*** DATASET CONTENT ***

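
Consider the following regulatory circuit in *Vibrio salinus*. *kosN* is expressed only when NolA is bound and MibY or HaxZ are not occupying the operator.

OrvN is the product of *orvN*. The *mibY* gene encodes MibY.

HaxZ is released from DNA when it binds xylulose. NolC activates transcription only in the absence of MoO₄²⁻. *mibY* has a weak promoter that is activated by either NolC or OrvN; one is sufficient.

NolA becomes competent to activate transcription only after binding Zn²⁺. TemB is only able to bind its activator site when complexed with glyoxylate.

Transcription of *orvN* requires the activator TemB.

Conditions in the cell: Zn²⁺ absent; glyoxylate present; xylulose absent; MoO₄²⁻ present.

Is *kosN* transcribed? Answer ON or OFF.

OFF

MoO₄²⁻ is present, so NolC is inactive.
Glyoxylate is present, so TemB is active.
No repressor is bound and TemB is active, so *orvN* is transcribed.
So OrvN is produced and active.
Activator OrvN is present, so *mibY* is transcribed.
So MibY is produced and active.
Xylulose is absent, so HaxZ is active.
Zn²⁺ is absent, so NolA is inactive.
With repressor MibY bound, *kosN* is not transcribed.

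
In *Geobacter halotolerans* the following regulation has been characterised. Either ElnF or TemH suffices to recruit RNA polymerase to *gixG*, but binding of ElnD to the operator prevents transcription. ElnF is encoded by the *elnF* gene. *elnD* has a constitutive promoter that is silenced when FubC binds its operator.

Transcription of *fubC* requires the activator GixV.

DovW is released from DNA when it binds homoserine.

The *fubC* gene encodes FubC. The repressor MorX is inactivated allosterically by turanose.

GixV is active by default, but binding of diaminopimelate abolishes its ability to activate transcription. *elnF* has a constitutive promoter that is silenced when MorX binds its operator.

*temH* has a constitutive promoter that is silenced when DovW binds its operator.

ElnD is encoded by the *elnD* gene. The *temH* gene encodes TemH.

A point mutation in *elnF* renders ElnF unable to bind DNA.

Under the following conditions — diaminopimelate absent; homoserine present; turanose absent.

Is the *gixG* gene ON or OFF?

ON

ElnF is non-functional in this strain, so it has no effect.
Diaminopimelate is absent, so GixV is active.
No repressor is bound and GixV is active, so *fubC* is transcribed.
So FubC is produced and active.
With repressor FubC bound, *elnD* is not transcribed.
So ElnD is not produced.
Homoserine is present, so DovW is inactive.
With no repressor bound, *temH* is transcribed.
So TemH is produced and active.
Activator TemH is present, so *gixG* is transcribed.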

***

- [TASK DESCRIPTION]
Would you please repeat the lines from the one with "DovW is released" through the last line of the listing above, exactly and with nothing else?

- [RESPONSE TO THE EXERCISE]
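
DovW is released from DNA when it binds homoserine.

The *fubC* gene encodes FubC. The repressor MorX is inactivated allosterically by turanose.

GixV is active by default, but binding of diaminopimelate abolishes its ability to activate transcription. *elnF* has a constitutive promoter that is silenced when MorX binds its operator.

*temH* has a constitutive promoter that is silenced when DovW binds its operator.

ElnD is encoded by the *elnD* gene. The *temH* gene encodes TemH.

A point mutation in *elnF* renders ElnF unable to bind DNA.

Under the following conditions — diaminopimelate absent; homoserine present; turanose absent.

Is the *gixG* gene ON or OFF?

ON

ElnF is non-functional in this strain, so it has no effect.
Diaminopimelate is absent, so GixV is active.
No repressor is bound and GixV is active, so *fubC* is transcribed.
So FubC is produced and active.
With repressor FubC bound, *elnD* is not transcribed.
So ElnD is not produced.
Homoserine is present, so DovW is inactive.
With no repressor bound, *temH* is transcribed.
So TemH is produced and active.
Activator TemH is present, so *gixG* is transcribed.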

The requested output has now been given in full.